Content starts

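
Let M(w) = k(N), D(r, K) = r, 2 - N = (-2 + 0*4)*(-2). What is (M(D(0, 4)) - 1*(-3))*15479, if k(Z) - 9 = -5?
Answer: 108353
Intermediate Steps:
N = -2 (N = 2 - (-2 + 0*4)*(-2) = 2 - (-2 + 0)*(-2) = 2 - (-2)*(-2) = 2 - 1*4 = 2 - 4 = -2)
k(Z) = 4 (k(Z) = 9 - 5 = 4)
M(w) = 4
(M(D(0, 4)) - 1*(-3))*15479 = (4 - 1*(-3))*15479 = (4 + 3)*15479 = 7*15479 = 108353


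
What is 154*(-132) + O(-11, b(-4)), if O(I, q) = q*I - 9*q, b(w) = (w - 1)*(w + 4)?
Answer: -20328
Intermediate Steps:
b(w) = (-1 + w)*(4 + w)
O(I, q) = -9*q + I*q (O(I, q) = I*q - 9*q = -9*q + I*q)
154*(-132) + O(-11, b(-4)) = 154*(-132) + (-4 + (-4)² + 3*(-4))*(-9 - 11) = -20328 + (-4 + 16 - 12)*(-20) = -20328 + 0*(-20) = -20328 + 0 = -20328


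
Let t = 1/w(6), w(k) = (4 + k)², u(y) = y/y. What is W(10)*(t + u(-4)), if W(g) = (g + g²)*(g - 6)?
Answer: 2222/5 ≈ 444.40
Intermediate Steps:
u(y) = 1
W(g) = (-6 + g)*(g + g²) (W(g) = (g + g²)*(-6 + g) = (-6 + g)*(g + g²))
t = 1/100 (t = 1/((4 + 6)²) = 1/(10²) = 1/100 ≈ 0.010000)
W(10)*(t + u(-4)) = (10*(-6 + 10² - 5*10))*(1/100 + 1) = (10*(-6 + 100 - 50))*(101/100) = (10*44)*(101/100) = 440*(101/100) = 2222/5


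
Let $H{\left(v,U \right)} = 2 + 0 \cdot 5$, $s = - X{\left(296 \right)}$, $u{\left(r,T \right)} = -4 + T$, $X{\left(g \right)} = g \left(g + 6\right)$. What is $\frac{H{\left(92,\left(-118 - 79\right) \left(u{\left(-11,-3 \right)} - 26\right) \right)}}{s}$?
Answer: $- \frac{1}{44696} \approx -2.2373 \cdot 10^{-5}$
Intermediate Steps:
$X{\left(g \right)} = g \left(6 + g\right)$
$s = -89392$ ($s = - 296 \left(6 + 296\right) = - 296 \cdot 302 = \left(-1\right) 89392 = -89392$)
$H{\left(v,U \right)} = 2$ ($H{\left(v,U \right)} = 2 + 0 = 2$)
$\frac{H{\left(92,\left(-118 - 79\right) \left(u{\left(-11,-3 \right)} - 26\right) \right)}}{s} = \frac{2}{-89392} = 2 \left(- \frac{1}{89392}\right) = - \frac{1}{44696}$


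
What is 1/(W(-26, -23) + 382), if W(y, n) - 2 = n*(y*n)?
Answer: -1/13370 ≈ -7.4794e-5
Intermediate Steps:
W(y, n) = 2 + y*n² (W(y, n) = 2 + n*(y*n) = 2 + n*(n*y) = 2 + y*n²)
1/(W(-26, -23) + 382) = 1/((2 - 26*(-23)²) + 382) = 1/((2 - 26*529) + 382) = 1/((2 - 13754) + 382) = 1/(-13752 + 382) = 1/(-13370) = -1/13370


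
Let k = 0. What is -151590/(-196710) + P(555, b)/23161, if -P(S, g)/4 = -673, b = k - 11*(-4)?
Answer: 134683977/151866677 ≈ 0.88686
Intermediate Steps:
b = 44 (b = 0 - 11*(-4) = 0 + 44 = 44)
P(S, g) = 2692 (P(S, g) = -4*(-673) = 2692)
-151590/(-196710) + P(555, b)/23161 = -151590/(-196710) + 2692/23161 = -151590*(-1/196710) + 2692*(1/23161) = 5053/6557 + 2692/23161 = 134683977/151866677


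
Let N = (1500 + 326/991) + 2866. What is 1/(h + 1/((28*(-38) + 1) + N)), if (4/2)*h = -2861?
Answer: -6547198/9365764757 ≈ -0.00069906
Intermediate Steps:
h = -2861/2 (h = (1/2)*(-2861) = -2861/2 ≈ -1430.5)
N = 4327032/991 (N = (1500 + 326*(1/991)) + 2866 = (1500 + 326/991) + 2866 = 1486826/991 + 2866 = 4327032/991 ≈ 4366.3)
1/(h + 1/((28*(-38) + 1) + N)) = 1/(-2861/2 + 1/((28*(-38) + 1) + 4327032/991)) = 1/(-2861/2 + 1/((-1064 + 1) + 4327032/991)) = 1/(-2861/2 + 1/(-1063 + 4327032/991)) = 1/(-2861/2 + 1/(3273599/991)) = 1/(-2861/2 + 991/3273599) = 1/(-9365764757/6547198) = -6547198/9365764757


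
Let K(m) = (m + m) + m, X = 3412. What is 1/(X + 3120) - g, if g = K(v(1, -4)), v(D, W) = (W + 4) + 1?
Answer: -19595/6532 ≈ -2.9998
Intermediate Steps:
v(D, W) = 5 + W (v(D, W) = (4 + W) + 1 = 5 + W)
K(m) = 3*m (K(m) = 2*m + m = 3*m)
g = 3 (g = 3*(5 - 4) = 3*1 = 3)
1/(X + 3120) - g = 1/(3412 + 3120) - 1*3 = 1/6532 - 3 = -19595/6532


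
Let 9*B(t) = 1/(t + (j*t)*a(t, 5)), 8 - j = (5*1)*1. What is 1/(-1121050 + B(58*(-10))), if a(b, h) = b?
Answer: -9077580/10176421058999 ≈ -8.9202e-7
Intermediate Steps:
j = 3 (j = 8 - 5*1 = 8 - 5 = 3)
B(t) = 1/(9*(t + 3*t²)) (B(t) = 1/(9*(t + (3*t)*t)) = 1/(9*(t + 3*t²)))
1/(-1121050 + B(58*(-10))) = 1/(-1121050 + 1/(9*((58*(-10)))*(1 + 3*(58*(-10))))) = 1/(-1121050 + (⅑)/(-580*(1 + 3*(-580)))) = 1/(-1121050 + (⅑)*(-1/580)/(1 - 1740)) = 1/(-1121050 + (⅑)*(-1/580)/(-1739)) = 1/(-1121050 + (⅑)*(-1/580)*(-1/1739)) = 1/(-1121050 + 1/9077580) = 1/(-10176421058999/9077580) = -9077580/10176421058999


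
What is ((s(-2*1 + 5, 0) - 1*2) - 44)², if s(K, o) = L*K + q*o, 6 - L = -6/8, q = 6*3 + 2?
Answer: 10609/16 ≈ 663.06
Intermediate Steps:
q = 20 (q = 18 + 2 = 20)
L = 27/4 (L = 6 - (-6)/8 = 6 - 1*(-¾) = 6 + ¾ = 27/4 ≈ 6.7500)
s(K, o) = 20*o + 27*K/4 (s(K, o) = 27*K/4 + 20*o = 20*o + 27*K/4)
((s(-2*1 + 5, 0) - 1*2) - 44)² = (((20*0 + 27*(-2*1 + 5)/4) - 1*2) - 44)² = (((0 + 27*(-2 + 5)/4) - 2) - 44)² = (((0 + (27/4)*3) - 2) - 44)² = (((0 + 81/4) - 2) - 44)² = ((81/4 - 2) - 44)² = (73/4 - 44)² = (-103/4)² = 10609/16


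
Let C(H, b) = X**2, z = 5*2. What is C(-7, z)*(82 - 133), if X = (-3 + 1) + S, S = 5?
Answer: -459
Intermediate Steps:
z = 10
X = 3 (X = (-3 + 1) + 5 = -2 + 5 = 3)
C(H, b) = 9 (C(H, b) = 3**2 = 9)
C(-7, z)*(82 - 133) = 9*(82 - 133) = 9*(-51) = -459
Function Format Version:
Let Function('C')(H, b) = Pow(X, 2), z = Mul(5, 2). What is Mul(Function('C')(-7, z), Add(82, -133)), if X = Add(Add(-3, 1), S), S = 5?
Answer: -459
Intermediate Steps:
z = 10
X = 3 (X = Add(Add(-3, 1), 5) = Add(-2, 5) = 3)
Function('C')(H, b) = 9 (Function('C')(H, b) = Pow(3, 2) = 9)
Mul(Function('C')(-7, z), Add(82, -133)) = Mul(9, Add(82, -133)) = Mul(9, -51) = -459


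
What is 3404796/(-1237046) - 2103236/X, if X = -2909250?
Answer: -1825900770536/899719018875 ≈ -2.0294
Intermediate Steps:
3404796/(-1237046) - 2103236/X = 3404796/(-1237046) - 2103236/(-2909250) = 3404796*(-1/1237046) - 2103236*(-1/2909250) = -1702398/618523 + 1051618/1454625 = -1825900770536/899719018875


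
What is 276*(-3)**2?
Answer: 2484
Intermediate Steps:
276*(-3)**2 = 276*9 = 2484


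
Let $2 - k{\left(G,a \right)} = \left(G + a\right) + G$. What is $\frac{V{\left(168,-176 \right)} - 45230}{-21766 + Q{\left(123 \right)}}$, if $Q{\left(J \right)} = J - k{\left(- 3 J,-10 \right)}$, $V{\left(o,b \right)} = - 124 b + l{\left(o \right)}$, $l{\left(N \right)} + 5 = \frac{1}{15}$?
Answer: $\frac{351164}{335895} \approx 1.0455$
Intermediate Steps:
$l{\left(N \right)} = - \frac{74}{15}$ ($l{\left(N \right)} = -5 + \frac{1}{15} = - \frac{74}{15}$)
$k{\left(G,a \right)} = 2 - a - 2 G$ ($k{\left(G,a \right)} = 2 - \left(\left(G + a\right) + G\right) = 2 - \left(a + 2 G\right) = 2 - a - 2 G$)
$V{\left(o,b \right)} = - \frac{74}{15} - 124 b$ ($V{\left(o,b \right)} = - 124 b - \frac{74}{15} = - \frac{74}{15} - 124 b$)
$Q{\left(J \right)} = -12 - 5 J$ ($Q{\left(J \right)} = J - \left(2 - -10 - 2 \left(- 3 J\right)\right) = J - \left(2 + 10 + 6 J\right) = J - \left(12 + 6 J\right) = -12 - 5 J$)
$\frac{V{\left(168,-176 \right)} - 45230}{-21766 + Q{\left(123 \right)}} = \frac{\left(- \frac{74}{15} - -21824\right) - 45230}{-21766 - 627} = \frac{\left(- \frac{74}{15} + 21824\right) - 45230}{-21766 - 627} = \frac{\frac{327286}{15} - 45230}{-21766 - 627} = - \frac{351164}{15 \left(-22393\right)} = \left(- \frac{351164}{15}\right) \left(- \frac{1}{22393}\right) = \frac{351164}{335895}$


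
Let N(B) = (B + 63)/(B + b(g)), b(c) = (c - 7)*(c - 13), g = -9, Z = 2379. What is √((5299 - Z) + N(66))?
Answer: √510248002/418 ≈ 54.040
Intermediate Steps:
b(c) = (-13 + c)*(-7 + c) (b(c) = (-7 + c)*(-13 + c) = (-13 + c)*(-7 + c))
N(B) = (63 + B)/(352 + B) (N(B) = (B + 63)/(B + (91 + (-9)² - 20*(-9))) = (63 + B)/(B + (91 + 81 + 180)) = (63 + B)/(B + 352) = (63 + B)/(352 + B))
√((5299 - Z) + N(66)) = √((5299 - 1*2379) + (63 + 66)/(352 + 66)) = √((5299 - 2379) + 129/418) = √(2920 + (1/418)*129) = √(2920 + 129/418) = √(1220689/418) = √510248002/418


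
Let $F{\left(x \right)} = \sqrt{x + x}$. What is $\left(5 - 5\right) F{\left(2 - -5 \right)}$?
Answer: $0$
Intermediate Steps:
$F{\left(x \right)} = \sqrt{2} \sqrt{x}$ ($F{\left(x \right)} = \sqrt{2 x} = \sqrt{2} \sqrt{x}$)
$\left(5 - 5\right) F{\left(2 - -5 \right)} = \left(5 - 5\right) \sqrt{2} \sqrt{2 - -5} = 0 \sqrt{2} \sqrt{2 + 5} = 0 \sqrt{2} \sqrt{7} = 0 \sqrt{14} = 0$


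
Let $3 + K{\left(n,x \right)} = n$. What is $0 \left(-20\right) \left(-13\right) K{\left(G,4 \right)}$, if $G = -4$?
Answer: $0$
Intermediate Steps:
$K{\left(n,x \right)} = -3 + n$
$0 \left(-20\right) \left(-13\right) K{\left(G,4 \right)} = 0 \left(-20\right) \left(-13\right) \left(-3 - 4\right) = 0 \left(-13\right) \left(-7\right) = 0 \left(-7\right) = 0$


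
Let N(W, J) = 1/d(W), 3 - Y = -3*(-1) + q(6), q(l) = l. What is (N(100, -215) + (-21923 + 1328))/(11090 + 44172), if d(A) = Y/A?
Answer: -61835/165786 ≈ -0.37298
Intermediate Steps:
Y = -6 (Y = 3 - (-3*(-1) + 6) = 3 - (3 + 6) = 3 - 1*9 = 3 - 9 = -6)
d(A) = -6/A
N(W, J) = -W/6 (N(W, J) = 1/(-6/W) = -W/6)
(N(100, -215) + (-21923 + 1328))/(11090 + 44172) = (-⅙*100 + (-21923 + 1328))/(11090 + 44172) = (-50/3 - 20595)/55262 = -61835/3*1/55262 = -61835/165786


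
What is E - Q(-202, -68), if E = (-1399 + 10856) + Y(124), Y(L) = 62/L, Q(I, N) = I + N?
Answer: 19455/2 ≈ 9727.5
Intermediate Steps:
E = 18915/2 (E = (-1399 + 10856) + 62/124 = 9457 + 62*(1/124) = 9457 + ½ = 18915/2 ≈ 9457.5)
E - Q(-202, -68) = 18915/2 - (-202 - 68) = 18915/2 - 1*(-270) = 18915/2 + 270 = 19455/2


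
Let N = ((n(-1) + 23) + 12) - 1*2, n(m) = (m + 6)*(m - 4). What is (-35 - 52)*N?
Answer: -696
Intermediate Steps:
n(m) = (-4 + m)*(6 + m) (n(m) = (6 + m)*(-4 + m) = (-4 + m)*(6 + m))
N = 8 (N = (((-24 + (-1)**2 + 2*(-1)) + 23) + 12) - 1*2 = (((-24 + 1 - 2) + 23) + 12) - 2 = ((-25 + 23) + 12) - 2 = (-2 + 12) - 2 = 10 - 2 = 8)
(-35 - 52)*N = (-35 - 52)*8 = -87*8 = -696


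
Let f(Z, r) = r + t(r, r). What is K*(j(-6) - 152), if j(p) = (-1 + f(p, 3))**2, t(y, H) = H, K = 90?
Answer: -11430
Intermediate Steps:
f(Z, r) = 2*r (f(Z, r) = r + r = 2*r)
j(p) = 25 (j(p) = (-1 + 2*3)**2 = (-1 + 6)**2 = 5**2 = 25)
K*(j(-6) - 152) = 90*(25 - 152) = 90*(-127) = -11430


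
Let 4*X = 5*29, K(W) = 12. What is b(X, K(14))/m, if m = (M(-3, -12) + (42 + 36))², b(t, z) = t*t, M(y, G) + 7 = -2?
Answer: 21025/76176 ≈ 0.27601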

Content ends

• _Required work_
Write out only the lines from the very start of the entries above to the line that includes "Answer: -20328", both ends included, each one unchanged.

• _Output of the exercise_
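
Let M(w) = k(N), D(r, K) = r, 2 - N = (-2 + 0*4)*(-2). What is (M(D(0, 4)) - 1*(-3))*15479, if k(Z) - 9 = -5?
Answer: 108353
Intermediate Steps:
N = -2 (N = 2 - (-2 + 0*4)*(-2) = 2 - (-2 + 0)*(-2) = 2 - (-2)*(-2) = 2 - 1*4 = 2 - 4 = -2)
k(Z) = 4 (k(Z) = 9 - 5 = 4)
M(w) = 4
(M(D(0, 4)) - 1*(-3))*15479 = (4 - 1*(-3))*15479 = (4 + 3)*15479 = 7*15479 = 108353


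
What is 154*(-132) + O(-11, b(-4)), if O(I, q) = q*I - 9*q, b(w) = (w - 1)*(w + 4)?
Answer: -20328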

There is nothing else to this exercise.